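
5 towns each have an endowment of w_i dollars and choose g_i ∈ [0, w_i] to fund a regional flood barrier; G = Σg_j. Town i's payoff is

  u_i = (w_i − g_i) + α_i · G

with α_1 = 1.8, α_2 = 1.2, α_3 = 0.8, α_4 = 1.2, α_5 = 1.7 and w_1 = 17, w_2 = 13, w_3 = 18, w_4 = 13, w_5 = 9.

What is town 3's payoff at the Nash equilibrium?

59.6

∂u_i/∂g_i = α_i − 1, so town i contributes w_i if α_i > 1, else 0.
α_i > 1 for i ∈ {1, 2, 4, 5}; NE contributions (17, 13, 0, 13, 9), G = 52.
u_3 = (18 − 0) + 0.8·52 = 59.6.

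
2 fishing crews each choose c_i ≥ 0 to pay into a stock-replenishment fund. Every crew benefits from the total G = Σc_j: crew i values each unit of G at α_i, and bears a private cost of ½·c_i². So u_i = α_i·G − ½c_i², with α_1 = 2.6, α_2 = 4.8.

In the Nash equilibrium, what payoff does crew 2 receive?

Crew i's FOC: ∂u_i/∂c_i = α_i − c_i = 0, so c_i* = α_i.
NE contributions = (2.6, 4.8); G = 7.4.
u_2 = α_2·G − ½·(c_2)² = 4.8·7.4 − ½·4.8² = 24.

24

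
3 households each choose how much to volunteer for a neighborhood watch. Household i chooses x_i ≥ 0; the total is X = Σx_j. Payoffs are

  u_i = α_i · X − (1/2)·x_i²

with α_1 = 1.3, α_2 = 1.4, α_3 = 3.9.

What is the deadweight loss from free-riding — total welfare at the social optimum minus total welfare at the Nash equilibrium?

31.21

Household i's FOC: ∂u_i/∂x_i = α_i − x_i = 0, so x_i* = α_i.
NE contributions = (1.3, 1.4, 3.9); X = 6.6.
W^NE = (Σα)·X − ½Σα_i² = 6.6² − ½·18.86 = 34.13.
Planner sets x_i = Σα_j = 6.6 for every i, so X^SO = 3·6.6 = 19.8.
W^SO = (Σα)·X^SO − ½·3·(Σα)² = (3/2)·6.6² = 65.34.
Deadweight loss = W^SO − W^NE = 31.21.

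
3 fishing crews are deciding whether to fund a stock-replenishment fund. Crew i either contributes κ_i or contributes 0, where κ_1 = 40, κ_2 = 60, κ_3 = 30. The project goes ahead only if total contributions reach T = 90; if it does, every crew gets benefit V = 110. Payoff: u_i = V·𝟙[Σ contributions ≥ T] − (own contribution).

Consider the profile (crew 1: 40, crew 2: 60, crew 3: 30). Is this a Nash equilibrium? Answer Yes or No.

No

Total = 130 ≥ 90: provided.
Crew 1 (pledges 40, payoff 70): dropping to 0 → total 90, payoff 110. Profitable deviation.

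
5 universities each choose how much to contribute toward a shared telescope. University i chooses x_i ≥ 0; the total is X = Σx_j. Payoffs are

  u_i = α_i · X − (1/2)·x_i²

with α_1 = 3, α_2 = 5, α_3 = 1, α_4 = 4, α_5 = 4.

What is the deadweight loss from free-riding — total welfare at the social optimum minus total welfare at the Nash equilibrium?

University i's FOC: ∂u_i/∂x_i = α_i − x_i = 0, so x_i* = α_i.
NE contributions = (3, 5, 1, 4, 4); X = 17.
W^NE = (Σα)·X − ½Σα_i² = 17² − ½·67 = 255.5.
Planner sets x_i = Σα_j = 17 for every i, so X^SO = 5·17 = 85.
W^SO = (Σα)·X^SO − ½·5·(Σα)² = (5/2)·17² = 722.5.
Deadweight loss = W^SO − W^NE = 467.

467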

=====

[What you have to do] Reproducing the whole listing above is not the task. Copy exactly only the lines from the one with "u_i = (w_i − g_i) + α_i · G" to the one with "2 fishing crews", both kept.

[Exercise answer]
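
  u_i = (w_i − g_i) + α_i · G

with α_1 = 1.8, α_2 = 1.2, α_3 = 0.8, α_4 = 1.2, α_5 = 1.7 and w_1 = 17, w_2 = 13, w_3 = 18, w_4 = 13, w_5 = 9.

What is town 3's payoff at the Nash equilibrium?

59.6

∂u_i/∂g_i = α_i − 1, so town i contributes w_i if α_i > 1, else 0.
α_i > 1 for i ∈ {1, 2, 4, 5}; NE contributions (17, 13, 0, 13, 9), G = 52.
u_3 = (18 − 0) + 0.8·52 = 59.6.

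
2 fishing crews each choose c_i ≥ 0 to pay into a stock-replenishment fund. Every crew benefits from the total G = Σc_j: crew i values each unit of G at α_i, and bears a private cost of ½·c_i². So u_i = α_i·G − ½c_i², with α_1 = 2.6, α_2 = 4.8.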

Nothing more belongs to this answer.